# What the task requires
Each line from the one containing "Composite UTS = 1553" to the end of the listing below should be output exactly; no other line is wanted.

━━━━━━━━

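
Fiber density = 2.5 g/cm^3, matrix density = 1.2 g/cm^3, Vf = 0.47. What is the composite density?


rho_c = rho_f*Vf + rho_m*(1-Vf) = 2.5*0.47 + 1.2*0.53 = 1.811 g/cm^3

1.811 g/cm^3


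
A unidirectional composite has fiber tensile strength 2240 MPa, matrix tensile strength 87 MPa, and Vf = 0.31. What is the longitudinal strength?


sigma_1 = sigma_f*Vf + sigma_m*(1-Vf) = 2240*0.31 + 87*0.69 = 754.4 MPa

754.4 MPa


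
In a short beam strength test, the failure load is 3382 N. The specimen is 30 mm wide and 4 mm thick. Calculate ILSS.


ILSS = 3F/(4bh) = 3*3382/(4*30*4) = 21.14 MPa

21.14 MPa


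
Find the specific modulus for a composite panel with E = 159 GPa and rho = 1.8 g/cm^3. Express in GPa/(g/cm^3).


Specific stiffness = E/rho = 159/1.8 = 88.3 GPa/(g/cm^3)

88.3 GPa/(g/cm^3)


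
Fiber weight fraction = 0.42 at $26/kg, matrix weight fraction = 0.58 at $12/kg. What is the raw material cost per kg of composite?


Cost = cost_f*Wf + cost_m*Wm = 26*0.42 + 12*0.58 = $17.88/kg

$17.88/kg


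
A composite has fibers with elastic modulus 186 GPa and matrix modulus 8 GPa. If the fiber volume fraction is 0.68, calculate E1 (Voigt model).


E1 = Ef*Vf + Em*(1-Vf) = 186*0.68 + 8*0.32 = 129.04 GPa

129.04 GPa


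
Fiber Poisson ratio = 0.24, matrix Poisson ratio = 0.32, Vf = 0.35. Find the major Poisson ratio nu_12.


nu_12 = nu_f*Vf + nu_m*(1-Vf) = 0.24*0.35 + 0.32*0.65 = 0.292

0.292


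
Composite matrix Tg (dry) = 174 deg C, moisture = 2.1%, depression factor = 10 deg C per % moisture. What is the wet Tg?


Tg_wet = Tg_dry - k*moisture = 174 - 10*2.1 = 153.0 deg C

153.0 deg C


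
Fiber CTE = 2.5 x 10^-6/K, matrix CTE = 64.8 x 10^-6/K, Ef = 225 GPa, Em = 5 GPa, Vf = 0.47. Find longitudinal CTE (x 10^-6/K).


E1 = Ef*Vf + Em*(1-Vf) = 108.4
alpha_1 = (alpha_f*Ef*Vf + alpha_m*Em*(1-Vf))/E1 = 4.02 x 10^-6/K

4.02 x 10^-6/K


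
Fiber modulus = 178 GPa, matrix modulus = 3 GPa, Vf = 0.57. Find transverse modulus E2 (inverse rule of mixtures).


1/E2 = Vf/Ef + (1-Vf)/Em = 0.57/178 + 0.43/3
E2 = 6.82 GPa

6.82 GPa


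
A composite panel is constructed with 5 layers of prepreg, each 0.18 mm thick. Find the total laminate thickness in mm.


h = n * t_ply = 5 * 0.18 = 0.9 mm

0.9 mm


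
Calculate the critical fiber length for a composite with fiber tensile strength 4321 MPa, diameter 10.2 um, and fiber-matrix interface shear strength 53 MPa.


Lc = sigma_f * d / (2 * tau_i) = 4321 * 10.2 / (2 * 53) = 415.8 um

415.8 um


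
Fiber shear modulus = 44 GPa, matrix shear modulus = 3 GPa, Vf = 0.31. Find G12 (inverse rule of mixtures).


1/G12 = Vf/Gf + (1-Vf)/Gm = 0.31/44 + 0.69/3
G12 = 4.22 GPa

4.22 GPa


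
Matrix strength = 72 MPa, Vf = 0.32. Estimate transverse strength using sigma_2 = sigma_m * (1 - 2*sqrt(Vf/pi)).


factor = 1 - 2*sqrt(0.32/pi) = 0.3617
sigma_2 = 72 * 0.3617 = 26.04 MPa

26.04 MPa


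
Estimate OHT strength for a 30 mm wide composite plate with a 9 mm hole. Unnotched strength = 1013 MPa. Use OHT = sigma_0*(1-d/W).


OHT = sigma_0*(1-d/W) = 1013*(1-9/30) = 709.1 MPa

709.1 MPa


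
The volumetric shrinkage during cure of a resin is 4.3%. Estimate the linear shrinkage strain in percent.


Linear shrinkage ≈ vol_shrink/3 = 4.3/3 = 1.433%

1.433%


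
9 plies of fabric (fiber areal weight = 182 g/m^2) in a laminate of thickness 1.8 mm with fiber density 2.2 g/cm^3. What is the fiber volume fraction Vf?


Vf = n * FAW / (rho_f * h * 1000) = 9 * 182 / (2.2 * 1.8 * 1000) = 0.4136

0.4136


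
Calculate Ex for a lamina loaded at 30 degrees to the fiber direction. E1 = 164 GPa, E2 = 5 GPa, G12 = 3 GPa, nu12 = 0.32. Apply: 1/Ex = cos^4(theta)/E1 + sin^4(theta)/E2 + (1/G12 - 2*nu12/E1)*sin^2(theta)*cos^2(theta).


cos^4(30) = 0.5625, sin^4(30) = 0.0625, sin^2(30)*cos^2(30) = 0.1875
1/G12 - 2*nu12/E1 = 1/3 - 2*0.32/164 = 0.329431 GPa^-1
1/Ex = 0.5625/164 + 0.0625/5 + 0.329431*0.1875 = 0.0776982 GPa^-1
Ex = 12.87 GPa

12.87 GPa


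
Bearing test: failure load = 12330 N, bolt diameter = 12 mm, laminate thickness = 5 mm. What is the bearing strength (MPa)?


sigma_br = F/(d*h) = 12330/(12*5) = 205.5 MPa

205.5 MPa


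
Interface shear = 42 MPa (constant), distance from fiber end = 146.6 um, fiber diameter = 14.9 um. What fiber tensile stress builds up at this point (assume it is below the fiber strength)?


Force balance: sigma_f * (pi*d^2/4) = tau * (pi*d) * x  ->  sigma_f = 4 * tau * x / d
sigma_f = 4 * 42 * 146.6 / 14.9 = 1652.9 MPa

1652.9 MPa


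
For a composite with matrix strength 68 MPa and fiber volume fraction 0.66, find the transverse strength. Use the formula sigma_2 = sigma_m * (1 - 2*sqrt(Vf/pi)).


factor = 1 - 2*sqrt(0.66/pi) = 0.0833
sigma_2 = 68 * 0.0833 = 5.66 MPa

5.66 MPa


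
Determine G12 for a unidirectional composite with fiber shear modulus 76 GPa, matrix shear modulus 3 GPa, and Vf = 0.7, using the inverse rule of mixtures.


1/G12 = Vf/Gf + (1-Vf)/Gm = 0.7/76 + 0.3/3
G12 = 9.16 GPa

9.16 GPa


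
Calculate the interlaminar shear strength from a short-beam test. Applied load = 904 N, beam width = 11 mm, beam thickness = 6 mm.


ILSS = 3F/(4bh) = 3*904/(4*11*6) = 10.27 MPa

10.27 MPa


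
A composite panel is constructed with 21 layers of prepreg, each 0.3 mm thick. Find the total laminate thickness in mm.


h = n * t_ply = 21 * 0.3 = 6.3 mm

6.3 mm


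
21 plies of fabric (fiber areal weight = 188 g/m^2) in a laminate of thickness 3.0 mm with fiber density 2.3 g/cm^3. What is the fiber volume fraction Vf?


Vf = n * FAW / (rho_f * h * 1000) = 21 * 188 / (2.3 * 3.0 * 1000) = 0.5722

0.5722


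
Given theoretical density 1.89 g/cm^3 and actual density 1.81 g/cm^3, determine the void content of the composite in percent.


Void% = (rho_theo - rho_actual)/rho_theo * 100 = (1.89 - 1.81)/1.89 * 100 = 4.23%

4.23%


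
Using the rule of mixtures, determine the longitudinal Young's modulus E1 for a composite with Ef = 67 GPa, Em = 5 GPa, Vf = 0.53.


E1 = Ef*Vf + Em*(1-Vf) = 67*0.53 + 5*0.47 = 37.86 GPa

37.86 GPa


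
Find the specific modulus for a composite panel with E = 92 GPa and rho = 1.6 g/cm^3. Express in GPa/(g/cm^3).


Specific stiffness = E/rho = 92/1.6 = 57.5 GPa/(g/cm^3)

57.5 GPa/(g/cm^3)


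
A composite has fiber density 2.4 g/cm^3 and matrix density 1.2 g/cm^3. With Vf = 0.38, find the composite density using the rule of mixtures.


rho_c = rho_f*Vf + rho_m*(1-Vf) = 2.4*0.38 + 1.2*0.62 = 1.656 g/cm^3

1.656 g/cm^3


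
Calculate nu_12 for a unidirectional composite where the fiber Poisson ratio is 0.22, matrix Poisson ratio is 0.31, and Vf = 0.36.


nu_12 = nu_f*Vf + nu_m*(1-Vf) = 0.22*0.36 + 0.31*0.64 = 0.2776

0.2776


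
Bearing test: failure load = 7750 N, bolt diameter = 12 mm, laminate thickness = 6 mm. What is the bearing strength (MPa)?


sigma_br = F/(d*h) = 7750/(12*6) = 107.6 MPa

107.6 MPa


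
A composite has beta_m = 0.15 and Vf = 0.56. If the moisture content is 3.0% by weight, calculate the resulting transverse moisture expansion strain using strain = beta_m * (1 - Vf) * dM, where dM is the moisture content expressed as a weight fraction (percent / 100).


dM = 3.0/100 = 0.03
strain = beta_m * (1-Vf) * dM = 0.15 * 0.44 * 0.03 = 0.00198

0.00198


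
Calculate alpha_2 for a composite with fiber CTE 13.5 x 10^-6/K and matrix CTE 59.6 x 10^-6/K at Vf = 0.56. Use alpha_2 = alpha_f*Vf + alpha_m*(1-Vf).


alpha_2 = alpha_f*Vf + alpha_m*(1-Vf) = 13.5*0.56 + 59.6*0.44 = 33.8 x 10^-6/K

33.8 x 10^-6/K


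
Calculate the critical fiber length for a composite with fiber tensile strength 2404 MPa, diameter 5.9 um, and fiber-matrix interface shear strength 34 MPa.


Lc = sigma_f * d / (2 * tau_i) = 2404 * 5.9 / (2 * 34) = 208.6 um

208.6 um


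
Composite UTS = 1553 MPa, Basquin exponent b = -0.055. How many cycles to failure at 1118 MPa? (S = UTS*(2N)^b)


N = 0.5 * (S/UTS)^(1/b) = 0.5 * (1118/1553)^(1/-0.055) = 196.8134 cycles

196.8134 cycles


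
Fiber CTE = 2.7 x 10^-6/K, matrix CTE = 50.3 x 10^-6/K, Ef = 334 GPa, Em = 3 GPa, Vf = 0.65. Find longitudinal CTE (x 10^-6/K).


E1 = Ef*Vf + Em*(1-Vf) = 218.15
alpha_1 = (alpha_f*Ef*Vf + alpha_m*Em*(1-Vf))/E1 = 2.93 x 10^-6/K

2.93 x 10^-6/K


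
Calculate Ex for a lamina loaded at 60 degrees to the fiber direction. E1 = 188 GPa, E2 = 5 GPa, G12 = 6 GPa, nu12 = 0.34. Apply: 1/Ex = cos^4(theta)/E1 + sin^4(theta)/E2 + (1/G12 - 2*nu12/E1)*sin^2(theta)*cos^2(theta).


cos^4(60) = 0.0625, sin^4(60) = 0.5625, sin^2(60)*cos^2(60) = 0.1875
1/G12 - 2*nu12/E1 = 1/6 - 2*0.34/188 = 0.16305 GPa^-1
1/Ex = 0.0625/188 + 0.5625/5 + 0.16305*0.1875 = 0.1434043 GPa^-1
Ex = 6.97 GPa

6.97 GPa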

━━━━━━━━

# Your solution
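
Composite UTS = 1553 MPa, Basquin exponent b = -0.055. How many cycles to failure at 1118 MPa? (S = UTS*(2N)^b)


N = 0.5 * (S/UTS)^(1/b) = 0.5 * (1118/1553)^(1/-0.055) = 196.8134 cycles

196.8134 cycles


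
Fiber CTE = 2.7 x 10^-6/K, matrix CTE = 50.3 x 10^-6/K, Ef = 334 GPa, Em = 3 GPa, Vf = 0.65. Find longitudinal CTE (x 10^-6/K).


E1 = Ef*Vf + Em*(1-Vf) = 218.15
alpha_1 = (alpha_f*Ef*Vf + alpha_m*Em*(1-Vf))/E1 = 2.93 x 10^-6/K

2.93 x 10^-6/K


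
Calculate Ex for a lamina loaded at 60 degrees to the fiber direction. E1 = 188 GPa, E2 = 5 GPa, G12 = 6 GPa, nu12 = 0.34. Apply: 1/Ex = cos^4(theta)/E1 + sin^4(theta)/E2 + (1/G12 - 2*nu12/E1)*sin^2(theta)*cos^2(theta).


cos^4(60) = 0.0625, sin^4(60) = 0.5625, sin^2(60)*cos^2(60) = 0.1875
1/G12 - 2*nu12/E1 = 1/6 - 2*0.34/188 = 0.16305 GPa^-1
1/Ex = 0.0625/188 + 0.5625/5 + 0.16305*0.1875 = 0.1434043 GPa^-1
Ex = 6.97 GPa

6.97 GPa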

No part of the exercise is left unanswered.